What is needed >>
Please transcribe the following records in full, exactly as given.

Provided records >>
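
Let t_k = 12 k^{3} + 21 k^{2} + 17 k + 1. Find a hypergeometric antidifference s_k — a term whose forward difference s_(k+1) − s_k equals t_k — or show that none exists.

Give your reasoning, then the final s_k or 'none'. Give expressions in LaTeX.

s_k = k \left(3 k^{3} + k^{2} + k - 4\right)

Ratio r(k) = (12*k**3 + 57*k**2 + 95*k + 51)/(12*k**3 + 21*k**2 + 17*k + 1).
Take A(k)=1, B(k)=1, C(k)=k**3 + 7*k**2/4 + 17*k/12 + 1/12.
Key eq: (1)·f(k+1) = (1)·f(k) + (k**3 + 7*k**2/4 + 17*k/12 + 1/12).
d = 4 from the (0,0,3) case.
Match coefficients ⇒ f(k) = k*(3*k**3 + k**2 + k - 4)/12.
So s_k = (B(k−1)f/C)·t_k = (k*(3*k**3 + k**2 + k - 4)/(12*k**3 + 21*k**2 + 17*k + 1))·t_k = k*(3*k**3 + k**2 + k - 4).
s_(k+1) − s_k = 12*k**3 + 21*k**2 + 17*k + 1 = t_k.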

The completed task >>
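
Let t_k = 12 k^{3} + 21 k^{2} + 17 k + 1. Find a hypergeometric antidifference s_k — a term whose forward difference s_(k+1) − s_k equals t_k — or show that none exists.

Give your reasoning, then the final s_k or 'none'. Give expressions in LaTeX.

s_k = k \left(3 k^{3} + k^{2} + k - 4\right)

Ratio r(k) = (12*k**3 + 57*k**2 + 95*k + 51)/(12*k**3 + 21*k**2 + 17*k + 1).
Take A(k)=1, B(k)=1, C(k)=k**3 + 7*k**2/4 + 17*k/12 + 1/12.
Key eq: (1)·f(k+1) = (1)·f(k) + (k**3 + 7*k**2/4 + 17*k/12 + 1/12).
d = 4 from the (0,0,3) case.
Match coefficients ⇒ f(k) = k*(3*k**3 + k**2 + k - 4)/12.
So s_k = (B(k−1)f/C)·t_k = (k*(3*k**3 + k**2 + k - 4)/(12*k**3 + 21*k**2 + 17*k + 1))·t_k = k*(3*k**3 + k**2 + k - 4).
s_(k+1) − s_k = 12*k**3 + 21*k**2 + 17*k + 1 = t_k.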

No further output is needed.